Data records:
####################

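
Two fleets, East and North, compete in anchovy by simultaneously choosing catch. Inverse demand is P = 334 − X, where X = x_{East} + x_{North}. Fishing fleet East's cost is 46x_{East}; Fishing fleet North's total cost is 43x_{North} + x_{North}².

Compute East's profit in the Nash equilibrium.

Fishing fleet East's profit: π = x_{East}(334 − (x_{East} + x_{North})) − 46x_{East}.
∂π/∂x_{East} = 288 − 2x_{East} − x_{North} = 0, so x_{East} = 144 − 0.5x_{North}.
For North: ∂π/∂x_{North} = 291 − 4x_{North} − x_{East} = 0 ⇒ x_{North} = 72.75 − 0.25x_{East}.
Substituting the second reaction function into the first: x_{East} = 144 − 0.5(72.75 − 0.25x_{East}), which gives 0.875x_{East} = 107.625 ⇒ x_{East} = 123.
Then x_{North} = 72.75 − 0.25·123 = 42.
Price P = 334 − 165 = 169.
East's profit: (169 − 46)·123 = 15129.

15129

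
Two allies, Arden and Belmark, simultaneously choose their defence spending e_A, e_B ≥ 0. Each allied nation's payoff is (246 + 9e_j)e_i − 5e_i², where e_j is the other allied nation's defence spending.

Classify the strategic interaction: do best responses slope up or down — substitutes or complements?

strategic complements

Arden's payoff is (246 + 9e_B)e_A − 5e_A².
∂π/∂e_A = 246 + 9e_B − 10e_A = 0, so e_A = 24.6 + 0.9e_B.
The best-response slope de_A/de_B = 0.9 > 0: the reaction function is upward-sloping, so the choices are strategic complements.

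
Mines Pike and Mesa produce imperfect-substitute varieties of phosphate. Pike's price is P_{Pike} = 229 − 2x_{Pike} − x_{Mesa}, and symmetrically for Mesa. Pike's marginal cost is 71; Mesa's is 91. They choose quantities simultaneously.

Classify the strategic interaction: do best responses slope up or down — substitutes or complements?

Mine Pike's profit: π = x_{Pike}(229 − 2x_{Pike} − x_{Mesa}) − 71x_{Pike}.
∂π/∂x_{Pike} = 158 − 4x_{Pike} − x_{Mesa} = 0 ⇒ x_{Pike} = 39.5 − 0.25x_{Mesa}.
The best-response slope dx_{Pike}/dx_{Mesa} = −0.25 < 0: the reaction function is downward-sloping, so the choices are strategic substitutes.

strategic substitutes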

####################

- Exercise description
Repeat the data exactly, with every line included.

- Output for this task
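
Two fleets, East and North, compete in anchovy by simultaneously choosing catch. Inverse demand is P = 334 − X, where X = x_{East} + x_{North}. Fishing fleet East's cost is 46x_{East}; Fishing fleet North's total cost is 43x_{North} + x_{North}².

Compute East's profit in the Nash equilibrium.

Fishing fleet East's profit: π = x_{East}(334 − (x_{East} + x_{North})) − 46x_{East}.
∂π/∂x_{East} = 288 − 2x_{East} − x_{North} = 0, so x_{East} = 144 − 0.5x_{North}.
For North: ∂π/∂x_{North} = 291 − 4x_{North} − x_{East} = 0 ⇒ x_{North} = 72.75 − 0.25x_{East}.
Substituting the second reaction function into the first: x_{East} = 144 − 0.5(72.75 − 0.25x_{East}), which gives 0.875x_{East} = 107.625 ⇒ x_{East} = 123.
Then x_{North} = 72.75 − 0.25·123 = 42.
Price P = 334 − 165 = 169.
East's profit: (169 − 46)·123 = 15129.

15129

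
Two allies, Arden and Belmark, simultaneously choose their defence spending e_A, e_B ≥ 0. Each allied nation's payoff is (246 + 9e_j)e_i − 5e_i², where e_j is the other allied nation's defence spending.

Classify the strategic interaction: do best responses slope up or down — substitutes or complements?

strategic complements

Arden's payoff is (246 + 9e_B)e_A − 5e_A².
∂π/∂e_A = 246 + 9e_B − 10e_A = 0, so e_A = 24.6 + 0.9e_B.
The best-response slope de_A/de_B = 0.9 > 0: the reaction function is upward-sloping, so the choices are strategic complements.

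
Mines Pike and Mesa produce imperfect-substitute varieties of phosphate. Pike's price is P_{Pike} = 229 − 2x_{Pike} − x_{Mesa}, and symmetrically for Mesa. Pike's marginal cost is 71; Mesa's is 91. They choose quantities simultaneously.

Classify the strategic interaction: do best responses slope up or down — substitutes or complements?

Mine Pike's profit: π = x_{Pike}(229 − 2x_{Pike} − x_{Mesa}) − 71x_{Pike}.
∂π/∂x_{Pike} = 158 − 4x_{Pike} − x_{Mesa} = 0 ⇒ x_{Pike} = 39.5 − 0.25x_{Mesa}.
The best-response slope dx_{Pike}/dx_{Mesa} = −0.25 < 0: the reaction function is downward-sloping, so the choices are strategic substitutes.

strategic substitutes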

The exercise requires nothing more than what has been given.